● **TASK DESCRIPTION**:
In the lines below, look for "with". Copy each line where it appears.

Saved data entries

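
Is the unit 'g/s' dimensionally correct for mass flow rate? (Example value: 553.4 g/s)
Yes

mass flow rate has SI base units: kg / s
g/s reduces to the same SI base units, so it is a valid unit for mass flow rate.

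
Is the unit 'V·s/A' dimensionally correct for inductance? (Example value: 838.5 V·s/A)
Yes

inductance has SI base units: kg * m^2 / (A^2 * s^2)
V·s/A reduces to the same SI base units, so it is a valid unit for inductance.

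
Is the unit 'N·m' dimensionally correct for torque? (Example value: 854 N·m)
Yes

torque has SI base units: kg * m^2 / s^2
N·m reduces to the same SI base units, so it is a valid unit for torque.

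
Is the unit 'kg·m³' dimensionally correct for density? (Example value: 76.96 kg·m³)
No

density has SI base units: kg / m^3
kg·m³ does NOT reduce to kg / m^3; a valid unit for density would be e.g. kg/m³.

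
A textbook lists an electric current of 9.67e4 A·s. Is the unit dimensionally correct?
No

electric current has SI base units: A
A·s does NOT reduce to A; a valid unit for electric current would be e.g. A.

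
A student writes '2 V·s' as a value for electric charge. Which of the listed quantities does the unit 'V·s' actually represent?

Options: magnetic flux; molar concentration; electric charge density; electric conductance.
magnetic flux

electric charge should have units dimensionally equivalent to A * s (e.g. C).
The given unit 'V·s' reduces to kg * m^2 / (A * s^2). Of the listed options, that is the dimensionality of magnetic flux.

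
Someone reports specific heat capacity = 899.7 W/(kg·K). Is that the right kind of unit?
No

specific heat capacity has SI base units: m^2 / (s^2 * K)
W/(kg·K) does NOT reduce to m^2 / (s^2 * K); a valid unit for specific heat capacity would be e.g. J/(kg·K).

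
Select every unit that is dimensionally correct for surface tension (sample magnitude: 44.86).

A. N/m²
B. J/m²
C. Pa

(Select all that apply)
B

surface tension has SI base units: kg / s^2

Checking each option against kg / s^2:
  A. N/m²: ✗ does not match
  B. J/m²: ✓ matches
  C. Pa: ✗ does not match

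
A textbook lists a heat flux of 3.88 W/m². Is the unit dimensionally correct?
Yes

heat flux has SI base units: kg / s^3
W/m² reduces to the same SI base units, so it is a valid unit for heat flux.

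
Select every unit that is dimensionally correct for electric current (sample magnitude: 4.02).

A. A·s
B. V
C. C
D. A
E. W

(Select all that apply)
D

electric current has SI base units: A

Checking each option against A:
  A. A·s: ✗ does not match
  B. V: ✗ does not match
  C. C: ✗ does not match
  D. A: ✓ matches
  E. W: ✗ does not match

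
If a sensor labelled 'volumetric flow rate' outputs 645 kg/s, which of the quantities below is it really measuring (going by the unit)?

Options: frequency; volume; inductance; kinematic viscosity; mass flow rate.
mass flow rate

volumetric flow rate should have units dimensionally equivalent to m^3 / s (e.g. m³/s).
The given unit 'kg/s' reduces to kg / s. Of the listed options, that is the dimensionality of mass flow rate.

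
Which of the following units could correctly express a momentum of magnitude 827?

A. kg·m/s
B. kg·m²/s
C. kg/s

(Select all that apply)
A

momentum has SI base units: kg * m / s

Checking each option against kg * m / s:
  A. kg·m/s: ✓ matches
  B. kg·m²/s: ✗ does not match
  C. kg/s: ✗ does not match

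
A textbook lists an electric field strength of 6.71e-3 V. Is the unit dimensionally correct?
No

electric field strength has SI base units: kg * m / (A * s^3)
V does NOT reduce to kg * m / (A * s^3); a valid unit for electric field strength would be e.g. V/m.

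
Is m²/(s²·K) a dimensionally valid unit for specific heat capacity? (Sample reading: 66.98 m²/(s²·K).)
Yes

specific heat capacity has SI base units: m^2 / (s^2 * K)
m²/(s²·K) reduces to the same SI base units, so it is a valid unit for specific heat capacity.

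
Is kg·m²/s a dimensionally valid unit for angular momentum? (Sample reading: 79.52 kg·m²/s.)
Yes

angular momentum has SI base units: kg * m^2 / s
kg·m²/s reduces to the same SI base units, so it is a valid unit for angular momentum.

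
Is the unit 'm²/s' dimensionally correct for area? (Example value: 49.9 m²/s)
No

area has SI base units: m^2
m²/s does NOT reduce to m^2; a valid unit for area would be e.g. m².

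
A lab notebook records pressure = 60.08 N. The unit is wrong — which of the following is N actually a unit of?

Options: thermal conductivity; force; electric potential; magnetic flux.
force

pressure should have units dimensionally equivalent to kg / (m * s^2) (e.g. Pa).
The given unit 'N' reduces to kg * m / s^2. Of the listed options, that is the dimensionality of force.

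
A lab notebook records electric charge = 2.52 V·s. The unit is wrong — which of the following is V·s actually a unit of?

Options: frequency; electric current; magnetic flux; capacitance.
magnetic flux

electric charge should have units dimensionally equivalent to A * s (e.g. C).
The given unit 'V·s' reduces to kg * m^2 / (A * s^2). Of the listed options, that is the dimensionality of magnetic flux.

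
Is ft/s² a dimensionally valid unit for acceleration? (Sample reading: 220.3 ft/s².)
Yes

acceleration has SI base units: m / s^2
ft/s² reduces to the same SI base units, so it is a valid unit for acceleration.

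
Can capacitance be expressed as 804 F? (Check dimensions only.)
Yes

capacitance has SI base units: A^2 * s^4 / (kg * m^2)
F reduces to the same SI base units, so it is a valid unit for capacitance.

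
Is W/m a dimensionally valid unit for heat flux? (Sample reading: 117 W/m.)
No

heat flux has SI base units: kg / s^3
W/m does NOT reduce to kg / s^3; a valid unit for heat flux would be e.g. W/m².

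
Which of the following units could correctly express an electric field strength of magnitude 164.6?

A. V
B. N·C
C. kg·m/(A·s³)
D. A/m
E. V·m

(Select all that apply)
C

electric field strength has SI base units: kg * m / (A * s^3)

Checking each option against kg * m / (A * s^3):
  A. V: ✗ does not match
  B. N·C: ✗ does not match
  C. kg·m/(A·s³): ✓ matches
  D. A/m: ✗ does not match
  E. V·m: ✗ does not match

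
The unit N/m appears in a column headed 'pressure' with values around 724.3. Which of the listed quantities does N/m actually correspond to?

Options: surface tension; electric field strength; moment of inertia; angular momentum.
surface tension

pressure should have units dimensionally equivalent to kg / (m * s^2) (e.g. Pa).
The given unit 'N/m' reduces to kg / s^2. Of the listed options, that is the dimensionality of surface tension.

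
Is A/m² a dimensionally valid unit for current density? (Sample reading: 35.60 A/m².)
Yes

current density has SI base units: A / m^2
A/m² reduces to the same SI base units, so it is a valid unit for current density.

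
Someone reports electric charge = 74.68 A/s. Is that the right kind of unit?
No

electric charge has SI base units: A * s
A/s does NOT reduce to A * s; a valid unit for electric charge would be e.g. C.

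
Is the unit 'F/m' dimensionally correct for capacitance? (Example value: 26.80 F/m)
No

capacitance has SI base units: A^2 * s^4 / (kg * m^2)
F/m does NOT reduce to A^2 * s^4 / (kg * m^2); a valid unit for capacitance would be e.g. F.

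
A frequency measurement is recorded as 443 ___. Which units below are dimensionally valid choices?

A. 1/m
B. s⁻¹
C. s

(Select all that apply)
B

frequency has SI base units: 1 / s

Checking each option against 1 / s:
  A. 1/m: ✗ does not match
  B. s⁻¹: ✓ matches
  C. s: ✗ does not match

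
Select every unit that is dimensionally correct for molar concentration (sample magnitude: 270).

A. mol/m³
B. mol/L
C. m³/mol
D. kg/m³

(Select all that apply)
A, B

molar concentration has SI base units: mol / m^3

Checking each option against mol / m^3:
  A. mol/m³: ✓ matches
  B. mol/L: ✓ matches
  C. m³/mol: ✗ does not match
  D. kg/m³: ✗ does not match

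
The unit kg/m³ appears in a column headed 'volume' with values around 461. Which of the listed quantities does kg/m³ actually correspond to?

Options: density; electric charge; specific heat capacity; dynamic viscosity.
density

volume should have units dimensionally equivalent to m^3 (e.g. m³).
The given unit 'kg/m³' reduces to kg / m^3. Of the listed options, that is the dimensionality of density.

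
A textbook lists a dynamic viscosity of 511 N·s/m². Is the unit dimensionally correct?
Yes

dynamic viscosity has SI base units: kg / (m * s)
N·s/m² reduces to the same SI base units, so it is a valid unit for dynamic viscosity.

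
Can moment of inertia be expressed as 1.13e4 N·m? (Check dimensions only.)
No

moment of inertia has SI base units: kg * m^2
N·m does NOT reduce to kg * m^2; a valid unit for moment of inertia would be e.g. kg·m².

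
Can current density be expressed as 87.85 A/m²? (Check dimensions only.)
Yes

current density has SI base units: A / m^2
A/m² reduces to the same SI base units, so it is a valid unit for current density.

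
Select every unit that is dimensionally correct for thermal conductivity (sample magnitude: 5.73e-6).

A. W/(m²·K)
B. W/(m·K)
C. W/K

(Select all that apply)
B

thermal conductivity has SI base units: kg * m / (s^3 * K)

Checking each option against kg * m / (s^3 * K):
  A. W/(m²·K): ✗ does not match
  B. W/(m·K): ✓ matches
  C. W/K: ✗ does not match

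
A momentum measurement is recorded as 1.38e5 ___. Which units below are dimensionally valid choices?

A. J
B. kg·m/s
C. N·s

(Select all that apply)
B, C

momentum has SI base units: kg * m / s

Checking each option against kg * m / s:
  A. J: ✗ does not match
  B. kg·m/s: ✓ matches
  C. N·s: ✓ matches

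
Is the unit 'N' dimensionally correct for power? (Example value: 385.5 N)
No

power has SI base units: kg * m^2 / s^3
N does NOT reduce to kg * m^2 / s^3; a valid unit for power would be e.g. W.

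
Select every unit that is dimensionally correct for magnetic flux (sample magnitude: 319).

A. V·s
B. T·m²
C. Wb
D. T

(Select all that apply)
A, B, C

magnetic flux has SI base units: kg * m^2 / (A * s^2)

Checking each option against kg * m^2 / (A * s^2):
  A. V·s: ✓ matches
  B. T·m²: ✓ matches
  C. Wb: ✓ matches
  D. T: ✗ does not match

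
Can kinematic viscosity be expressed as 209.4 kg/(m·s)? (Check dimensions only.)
No

kinematic viscosity has SI base units: m^2 / s
kg/(m·s) does NOT reduce to m^2 / s; a valid unit for kinematic viscosity would be e.g. m²/s.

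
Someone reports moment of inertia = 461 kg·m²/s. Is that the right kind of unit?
No

moment of inertia has SI base units: kg * m^2
kg·m²/s does NOT reduce to kg * m^2; a valid unit for moment of inertia would be e.g. kg·m².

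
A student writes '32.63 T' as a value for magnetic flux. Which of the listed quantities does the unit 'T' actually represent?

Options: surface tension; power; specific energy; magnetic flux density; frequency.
magnetic flux density

magnetic flux should have units dimensionally equivalent to kg * m^2 / (A * s^2) (e.g. Wb).
The given unit 'T' reduces to kg / (A * s^2). Of the listed options, that is the dimensionality of magnetic flux density.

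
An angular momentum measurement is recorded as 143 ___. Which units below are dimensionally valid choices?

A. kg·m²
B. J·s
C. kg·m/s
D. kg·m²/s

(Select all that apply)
B, D

angular momentum has SI base units: kg * m^2 / s

Checking each option against kg * m^2 / s:
  A. kg·m²: ✗ does not match
  B. J·s: ✓ matches
  C. kg·m/s: ✗ does not match
  D. kg·m²/s: ✓ matches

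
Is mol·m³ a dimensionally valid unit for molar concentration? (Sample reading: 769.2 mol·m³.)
No

molar concentration has SI base units: mol / m^3
mol·m³ does NOT reduce to mol / m^3; a valid unit for molar concentration would be e.g. mol/m³.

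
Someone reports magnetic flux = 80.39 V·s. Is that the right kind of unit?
Yes

magnetic flux has SI base units: kg * m^2 / (A * s^2)
V·s reduces to the same SI base units, so it is a valid unit for magnetic flux.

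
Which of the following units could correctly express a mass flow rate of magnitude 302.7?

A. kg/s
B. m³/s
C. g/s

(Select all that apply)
A, C

mass flow rate has SI base units: kg / s

Checking each option against kg / s:
  A. kg/s: ✓ matches
  B. m³/s: ✗ does not match
  C. g/s: ✓ matches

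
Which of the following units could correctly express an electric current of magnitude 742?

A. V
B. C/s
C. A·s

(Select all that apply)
B

electric current has SI base units: A

Checking each option against A:
  A. V: ✗ does not match
  B. C/s: ✓ matches
  C. A·s: ✗ does not match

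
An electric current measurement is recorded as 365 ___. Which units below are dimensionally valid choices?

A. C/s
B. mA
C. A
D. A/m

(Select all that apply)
A, B, C

electric current has SI base units: A

Checking each option against A:
  A. C/s: ✓ matches
  B. mA: ✓ matches
  C. A: ✓ matches
  D. A/m: ✗ does not match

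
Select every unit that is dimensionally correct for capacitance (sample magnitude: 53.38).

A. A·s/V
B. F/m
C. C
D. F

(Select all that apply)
A, D

capacitance has SI base units: A^2 * s^4 / (kg * m^2)

Checking each option against A^2 * s^4 / (kg * m^2):
  A. A·s/V: ✓ matches
  B. F/m: ✗ does not match
  C. C: ✗ does not match
  D. F: ✓ matches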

● **EXERCISE RESPONSE**:
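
The unit N/m appears in a column headed 'pressure' with values around 724.3. Which of the listed quantities does N/m actually correspond to?
The unit kg/m³ appears in a column headed 'volume' with values around 461. Which of the listed quantities does kg/m³ actually correspond to?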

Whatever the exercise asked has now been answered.